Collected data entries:
Start of Block
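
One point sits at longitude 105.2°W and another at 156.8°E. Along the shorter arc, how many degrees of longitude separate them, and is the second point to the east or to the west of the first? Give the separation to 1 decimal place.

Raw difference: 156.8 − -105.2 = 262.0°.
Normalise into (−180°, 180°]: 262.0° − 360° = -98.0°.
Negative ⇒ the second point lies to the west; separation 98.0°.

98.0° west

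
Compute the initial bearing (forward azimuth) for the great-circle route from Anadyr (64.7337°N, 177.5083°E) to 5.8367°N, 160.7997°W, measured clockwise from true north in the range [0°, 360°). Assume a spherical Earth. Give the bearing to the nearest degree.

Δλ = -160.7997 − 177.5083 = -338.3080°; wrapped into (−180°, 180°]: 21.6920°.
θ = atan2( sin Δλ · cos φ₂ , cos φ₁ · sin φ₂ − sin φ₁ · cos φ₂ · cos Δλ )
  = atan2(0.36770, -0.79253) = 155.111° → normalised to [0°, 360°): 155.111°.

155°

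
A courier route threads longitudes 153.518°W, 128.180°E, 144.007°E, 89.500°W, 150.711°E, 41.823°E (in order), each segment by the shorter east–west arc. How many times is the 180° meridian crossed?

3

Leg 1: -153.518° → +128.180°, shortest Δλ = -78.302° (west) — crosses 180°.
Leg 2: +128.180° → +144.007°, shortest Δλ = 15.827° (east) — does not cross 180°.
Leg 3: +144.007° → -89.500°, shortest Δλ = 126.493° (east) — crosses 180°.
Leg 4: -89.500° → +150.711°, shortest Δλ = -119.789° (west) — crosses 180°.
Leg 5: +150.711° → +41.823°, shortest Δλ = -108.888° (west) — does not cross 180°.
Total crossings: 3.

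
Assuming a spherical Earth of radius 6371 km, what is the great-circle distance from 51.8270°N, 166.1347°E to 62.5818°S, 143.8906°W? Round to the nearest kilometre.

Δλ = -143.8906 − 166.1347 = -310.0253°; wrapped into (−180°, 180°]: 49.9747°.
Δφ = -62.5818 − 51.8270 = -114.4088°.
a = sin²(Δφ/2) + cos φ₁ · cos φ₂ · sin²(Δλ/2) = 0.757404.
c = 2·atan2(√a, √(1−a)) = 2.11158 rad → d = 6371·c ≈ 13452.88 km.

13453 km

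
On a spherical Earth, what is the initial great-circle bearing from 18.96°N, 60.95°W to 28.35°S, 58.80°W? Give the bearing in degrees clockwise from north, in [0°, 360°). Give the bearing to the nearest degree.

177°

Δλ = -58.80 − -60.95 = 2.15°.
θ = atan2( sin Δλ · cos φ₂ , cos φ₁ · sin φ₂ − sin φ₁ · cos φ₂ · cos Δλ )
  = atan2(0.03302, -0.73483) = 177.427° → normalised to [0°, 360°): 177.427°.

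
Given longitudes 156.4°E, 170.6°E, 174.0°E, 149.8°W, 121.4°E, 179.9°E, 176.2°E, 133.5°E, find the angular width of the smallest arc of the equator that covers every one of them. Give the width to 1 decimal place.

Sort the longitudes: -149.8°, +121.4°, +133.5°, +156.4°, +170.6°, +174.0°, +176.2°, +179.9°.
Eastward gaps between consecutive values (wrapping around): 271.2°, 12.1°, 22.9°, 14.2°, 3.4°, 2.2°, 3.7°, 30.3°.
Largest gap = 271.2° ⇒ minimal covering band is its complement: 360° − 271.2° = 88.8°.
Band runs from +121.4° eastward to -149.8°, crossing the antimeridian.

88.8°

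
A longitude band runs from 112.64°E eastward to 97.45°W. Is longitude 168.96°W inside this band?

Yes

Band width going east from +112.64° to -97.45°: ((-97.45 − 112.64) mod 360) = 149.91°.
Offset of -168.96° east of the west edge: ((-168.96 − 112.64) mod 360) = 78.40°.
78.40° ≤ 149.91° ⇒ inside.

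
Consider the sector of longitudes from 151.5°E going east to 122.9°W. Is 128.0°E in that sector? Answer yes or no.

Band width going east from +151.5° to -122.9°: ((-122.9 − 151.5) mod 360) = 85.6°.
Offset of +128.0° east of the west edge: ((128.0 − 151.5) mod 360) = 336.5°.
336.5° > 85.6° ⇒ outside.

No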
End of Block
_Problem to solve_
Write out every record above, word for word.

_Exercise response_
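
One point sits at longitude 105.2°W and another at 156.8°E. Along the shorter arc, how many degrees of longitude separate them, and is the second point to the east or to the west of the first? Give the separation to 1 decimal place.

Raw difference: 156.8 − -105.2 = 262.0°.
Normalise into (−180°, 180°]: 262.0° − 360° = -98.0°.
Negative ⇒ the second point lies to the west; separation 98.0°.

98.0° west

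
Compute the initial bearing (forward azimuth) for the great-circle route from Anadyr (64.7337°N, 177.5083°E) to 5.8367°N, 160.7997°W, measured clockwise from true north in the range [0°, 360°). Assume a spherical Earth. Give the bearing to the nearest degree.

Δλ = -160.7997 − 177.5083 = -338.3080°; wrapped into (−180°, 180°]: 21.6920°.
θ = atan2( sin Δλ · cos φ₂ , cos φ₁ · sin φ₂ − sin φ₁ · cos φ₂ · cos Δλ )
  = atan2(0.36770, -0.79253) = 155.111° → normalised to [0°, 360°): 155.111°.

155°

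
A courier route threads longitudes 153.518°W, 128.180°E, 144.007°E, 89.500°W, 150.711°E, 41.823°E (in order), each segment by the shorter east–west arc. How many times is the 180° meridian crossed?

3

Leg 1: -153.518° → +128.180°, shortest Δλ = -78.302° (west) — crosses 180°.
Leg 2: +128.180° → +144.007°, shortest Δλ = 15.827° (east) — does not cross 180°.
Leg 3: +144.007° → -89.500°, shortest Δλ = 126.493° (east) — crosses 180°.
Leg 4: -89.500° → +150.711°, shortest Δλ = -119.789° (west) — crosses 180°.
Leg 5: +150.711° → +41.823°, shortest Δλ = -108.888° (west) — does not cross 180°.
Total crossings: 3.

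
Assuming a spherical Earth of radius 6371 km, what is the great-circle distance from 51.8270°N, 166.1347°E to 62.5818°S, 143.8906°W? Round to the nearest kilometre.

Δλ = -143.8906 − 166.1347 = -310.0253°; wrapped into (−180°, 180°]: 49.9747°.
Δφ = -62.5818 − 51.8270 = -114.4088°.
a = sin²(Δφ/2) + cos φ₁ · cos φ₂ · sin²(Δλ/2) = 0.757404.
c = 2·atan2(√a, √(1−a)) = 2.11158 rad → d = 6371·c ≈ 13452.88 km.

13453 km

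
On a spherical Earth, what is the initial great-circle bearing from 18.96°N, 60.95°W to 28.35°S, 58.80°W? Give the bearing in degrees clockwise from north, in [0°, 360°). Give the bearing to the nearest degree.

177°

Δλ = -58.80 − -60.95 = 2.15°.
θ = atan2( sin Δλ · cos φ₂ , cos φ₁ · sin φ₂ − sin φ₁ · cos φ₂ · cos Δλ )
  = atan2(0.03302, -0.73483) = 177.427° → normalised to [0°, 360°): 177.427°.

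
Given longitudes 156.4°E, 170.6°E, 174.0°E, 149.8°W, 121.4°E, 179.9°E, 176.2°E, 133.5°E, find the angular width of the smallest arc of the equator that covers every one of them. Give the width to 1 decimal place.

Sort the longitudes: -149.8°, +121.4°, +133.5°, +156.4°, +170.6°, +174.0°, +176.2°, +179.9°.
Eastward gaps between consecutive values (wrapping around): 271.2°, 12.1°, 22.9°, 14.2°, 3.4°, 2.2°, 3.7°, 30.3°.
Largest gap = 271.2° ⇒ minimal covering band is its complement: 360° − 271.2° = 88.8°.
Band runs from +121.4° eastward to -149.8°, crossing the antimeridian.

88.8°

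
A longitude band runs from 112.64°E eastward to 97.45°W. Is longitude 168.96°W inside this band?

Yes

Band width going east from +112.64° to -97.45°: ((-97.45 − 112.64) mod 360) = 149.91°.
Offset of -168.96° east of the west edge: ((-168.96 − 112.64) mod 360) = 78.40°.
78.40° ≤ 149.91° ⇒ inside.

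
Consider the sector of longitudes from 151.5°E going east to 122.9°W. Is 128.0°E in that sector? Answer yes or no.

Band width going east from +151.5° to -122.9°: ((-122.9 − 151.5) mod 360) = 85.6°.
Offset of +128.0° east of the west edge: ((128.0 − 151.5) mod 360) = 336.5°.
336.5° > 85.6° ⇒ outside.

No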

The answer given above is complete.